• What is being asked:
Below are entries. Copy exactly the lines running from the line that holds "Mesh 2: shaft" to the line that holds "An arrangement is", with both ends included.

• Data for this exercise:
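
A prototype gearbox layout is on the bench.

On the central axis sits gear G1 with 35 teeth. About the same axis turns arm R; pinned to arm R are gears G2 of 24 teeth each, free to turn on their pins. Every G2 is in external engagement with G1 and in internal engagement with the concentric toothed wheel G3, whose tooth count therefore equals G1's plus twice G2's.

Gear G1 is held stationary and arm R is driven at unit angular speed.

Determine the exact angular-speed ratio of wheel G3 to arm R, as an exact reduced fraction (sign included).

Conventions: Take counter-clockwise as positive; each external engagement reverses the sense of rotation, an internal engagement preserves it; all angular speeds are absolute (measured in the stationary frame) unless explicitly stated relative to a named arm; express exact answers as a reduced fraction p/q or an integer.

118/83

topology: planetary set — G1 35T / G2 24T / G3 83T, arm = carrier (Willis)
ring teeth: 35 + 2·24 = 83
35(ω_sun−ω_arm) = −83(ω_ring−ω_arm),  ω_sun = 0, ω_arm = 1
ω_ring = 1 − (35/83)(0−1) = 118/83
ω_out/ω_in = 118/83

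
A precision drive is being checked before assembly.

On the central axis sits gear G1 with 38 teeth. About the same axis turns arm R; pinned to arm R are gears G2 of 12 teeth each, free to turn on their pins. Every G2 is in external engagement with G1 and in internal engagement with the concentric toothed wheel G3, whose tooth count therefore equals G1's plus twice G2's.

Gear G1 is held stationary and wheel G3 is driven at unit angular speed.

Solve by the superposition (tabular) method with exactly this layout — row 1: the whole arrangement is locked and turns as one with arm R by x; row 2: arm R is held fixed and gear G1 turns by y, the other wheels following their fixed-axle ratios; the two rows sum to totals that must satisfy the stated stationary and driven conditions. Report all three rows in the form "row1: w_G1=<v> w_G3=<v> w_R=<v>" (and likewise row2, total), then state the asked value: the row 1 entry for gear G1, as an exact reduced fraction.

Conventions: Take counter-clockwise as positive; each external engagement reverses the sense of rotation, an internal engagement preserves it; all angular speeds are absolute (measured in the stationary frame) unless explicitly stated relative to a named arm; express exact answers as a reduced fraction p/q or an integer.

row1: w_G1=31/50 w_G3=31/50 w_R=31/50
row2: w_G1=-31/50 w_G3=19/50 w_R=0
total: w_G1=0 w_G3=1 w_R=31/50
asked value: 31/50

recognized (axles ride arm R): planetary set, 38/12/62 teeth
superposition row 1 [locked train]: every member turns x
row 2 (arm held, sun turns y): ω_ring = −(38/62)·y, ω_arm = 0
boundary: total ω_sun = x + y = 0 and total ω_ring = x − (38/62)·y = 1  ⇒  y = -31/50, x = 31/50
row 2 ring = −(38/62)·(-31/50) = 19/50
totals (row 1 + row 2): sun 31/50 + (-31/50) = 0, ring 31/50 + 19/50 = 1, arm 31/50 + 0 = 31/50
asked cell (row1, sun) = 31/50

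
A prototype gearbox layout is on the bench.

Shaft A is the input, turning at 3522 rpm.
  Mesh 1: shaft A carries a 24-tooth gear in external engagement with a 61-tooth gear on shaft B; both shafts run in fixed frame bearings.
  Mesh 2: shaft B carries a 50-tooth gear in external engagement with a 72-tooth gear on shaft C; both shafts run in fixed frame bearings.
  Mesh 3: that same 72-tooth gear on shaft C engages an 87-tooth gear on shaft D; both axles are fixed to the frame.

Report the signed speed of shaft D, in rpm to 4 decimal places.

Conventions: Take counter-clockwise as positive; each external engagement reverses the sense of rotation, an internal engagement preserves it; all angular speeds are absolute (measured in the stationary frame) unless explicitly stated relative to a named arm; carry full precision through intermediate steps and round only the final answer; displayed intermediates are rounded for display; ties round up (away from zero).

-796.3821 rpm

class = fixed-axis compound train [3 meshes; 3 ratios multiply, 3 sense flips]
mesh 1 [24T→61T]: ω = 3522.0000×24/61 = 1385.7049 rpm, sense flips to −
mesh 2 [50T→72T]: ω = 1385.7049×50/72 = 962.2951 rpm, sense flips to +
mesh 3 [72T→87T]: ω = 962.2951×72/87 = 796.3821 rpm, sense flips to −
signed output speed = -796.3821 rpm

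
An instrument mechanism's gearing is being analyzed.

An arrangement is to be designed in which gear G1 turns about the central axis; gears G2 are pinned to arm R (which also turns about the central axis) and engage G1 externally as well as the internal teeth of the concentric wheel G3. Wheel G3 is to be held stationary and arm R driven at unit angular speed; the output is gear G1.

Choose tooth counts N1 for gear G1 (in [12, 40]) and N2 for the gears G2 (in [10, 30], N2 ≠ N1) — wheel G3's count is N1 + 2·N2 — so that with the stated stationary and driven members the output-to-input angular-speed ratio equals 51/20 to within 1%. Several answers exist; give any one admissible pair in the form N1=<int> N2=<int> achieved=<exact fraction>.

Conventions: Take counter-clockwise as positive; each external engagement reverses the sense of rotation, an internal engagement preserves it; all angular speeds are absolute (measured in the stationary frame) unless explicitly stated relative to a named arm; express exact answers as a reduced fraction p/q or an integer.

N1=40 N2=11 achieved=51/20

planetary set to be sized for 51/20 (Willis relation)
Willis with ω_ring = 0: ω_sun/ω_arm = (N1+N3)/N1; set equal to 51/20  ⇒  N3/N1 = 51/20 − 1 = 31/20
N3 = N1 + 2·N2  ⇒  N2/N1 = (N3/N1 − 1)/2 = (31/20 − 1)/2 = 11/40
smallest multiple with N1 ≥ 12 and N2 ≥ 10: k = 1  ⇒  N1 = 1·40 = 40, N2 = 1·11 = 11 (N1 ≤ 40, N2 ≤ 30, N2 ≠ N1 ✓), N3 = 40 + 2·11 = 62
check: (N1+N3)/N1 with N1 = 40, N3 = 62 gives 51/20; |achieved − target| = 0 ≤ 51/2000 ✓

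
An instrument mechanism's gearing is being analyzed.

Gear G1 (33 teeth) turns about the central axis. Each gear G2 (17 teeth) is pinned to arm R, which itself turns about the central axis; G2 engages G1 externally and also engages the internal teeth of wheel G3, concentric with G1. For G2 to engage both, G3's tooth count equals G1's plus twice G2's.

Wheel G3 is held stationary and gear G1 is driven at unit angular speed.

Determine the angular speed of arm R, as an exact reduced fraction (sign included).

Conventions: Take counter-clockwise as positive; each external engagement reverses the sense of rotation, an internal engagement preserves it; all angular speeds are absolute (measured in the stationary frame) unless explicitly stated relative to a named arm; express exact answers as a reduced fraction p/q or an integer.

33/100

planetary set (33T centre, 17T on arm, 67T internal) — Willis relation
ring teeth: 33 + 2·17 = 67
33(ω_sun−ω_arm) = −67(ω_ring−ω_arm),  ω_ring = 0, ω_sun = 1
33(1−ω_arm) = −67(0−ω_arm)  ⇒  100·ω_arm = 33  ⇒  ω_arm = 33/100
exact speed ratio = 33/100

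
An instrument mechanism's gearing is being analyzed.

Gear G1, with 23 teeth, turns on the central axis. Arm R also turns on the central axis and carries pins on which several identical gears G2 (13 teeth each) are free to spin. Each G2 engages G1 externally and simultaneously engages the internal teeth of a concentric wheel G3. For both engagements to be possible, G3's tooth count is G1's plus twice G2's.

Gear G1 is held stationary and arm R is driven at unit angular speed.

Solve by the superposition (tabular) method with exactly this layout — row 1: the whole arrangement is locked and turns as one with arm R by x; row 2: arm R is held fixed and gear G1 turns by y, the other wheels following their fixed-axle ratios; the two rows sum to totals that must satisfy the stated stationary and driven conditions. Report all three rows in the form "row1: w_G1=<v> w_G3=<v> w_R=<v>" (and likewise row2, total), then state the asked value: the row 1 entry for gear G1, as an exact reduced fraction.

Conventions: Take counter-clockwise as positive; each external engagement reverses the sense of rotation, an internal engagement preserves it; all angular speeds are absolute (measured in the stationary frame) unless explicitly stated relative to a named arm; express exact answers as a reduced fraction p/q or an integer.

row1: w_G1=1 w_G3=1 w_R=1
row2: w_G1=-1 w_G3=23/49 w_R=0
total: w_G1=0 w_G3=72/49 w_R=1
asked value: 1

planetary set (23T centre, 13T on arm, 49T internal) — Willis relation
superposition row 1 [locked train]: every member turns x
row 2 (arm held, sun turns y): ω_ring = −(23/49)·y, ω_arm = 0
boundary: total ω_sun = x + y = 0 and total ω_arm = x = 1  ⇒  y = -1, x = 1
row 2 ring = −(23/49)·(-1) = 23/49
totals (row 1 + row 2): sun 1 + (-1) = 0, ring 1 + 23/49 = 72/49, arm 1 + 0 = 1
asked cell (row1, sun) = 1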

• Written response:
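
  Mesh 2: shaft B carries a 50-tooth gear in external engagement with a 72-tooth gear on shaft C; both shafts run in fixed frame bearings.
  Mesh 3: that same 72-tooth gear on shaft C engages an 87-tooth gear on shaft D; both axles are fixed to the frame.

Report the signed speed of shaft D, in rpm to 4 decimal places.

Conventions: Take counter-clockwise as positive; each external engagement reverses the sense of rotation, an internal engagement preserves it; all angular speeds are absolute (measured in the stationary frame) unless explicitly stated relative to a named arm; carry full precision through intermediate steps and round only the final answer; displayed intermediates are rounded for display; ties round up (away from zero).

-796.3821 rpm

class = fixed-axis compound train [3 meshes; 3 ratios multiply, 3 sense flips]
mesh 1 [24T→61T]: ω = 3522.0000×24/61 = 1385.7049 rpm, sense flips to −
mesh 2 [50T→72T]: ω = 1385.7049×50/72 = 962.2951 rpm, sense flips to +
mesh 3 [72T→87T]: ω = 962.2951×72/87 = 796.3821 rpm, sense flips to −
signed output speed = -796.3821 rpm

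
An instrument mechanism's gearing is being analyzed.

An arrangement is to be designed in which gear G1 turns about the central axis; gears G2 are pinned to arm R (which also turns about the central axis) and engage G1 externally as well as the internal teeth of the concentric wheel G3. Wheel G3 is to be held stationary and arm R driven at unit angular speed; the output is gear G1.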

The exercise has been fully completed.